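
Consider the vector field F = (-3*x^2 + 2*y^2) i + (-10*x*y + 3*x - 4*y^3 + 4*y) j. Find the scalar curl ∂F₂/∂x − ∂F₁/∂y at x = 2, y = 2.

∂F₂/∂x = -10*y + 3
∂F₁/∂y = 4*y
Scalar curl = -14*y + 3
At (2, 2): -25.

-25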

-------

[ASSIGNMENT]: Your task is to transcribe the material exactly.

[ANSWER TO THE EXERCISE]:
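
Consider the vector field F = (-3*x^2 + 2*y^2) i + (-10*x*y + 3*x - 4*y^3 + 4*y) j. Find the scalar curl ∂F₂/∂x − ∂F₁/∂y at x = 2, y = 2.

∂F₂/∂x = -10*y + 3
∂F₁/∂y = 4*y
Scalar curl = -14*y + 3
At (2, 2): -25.

-25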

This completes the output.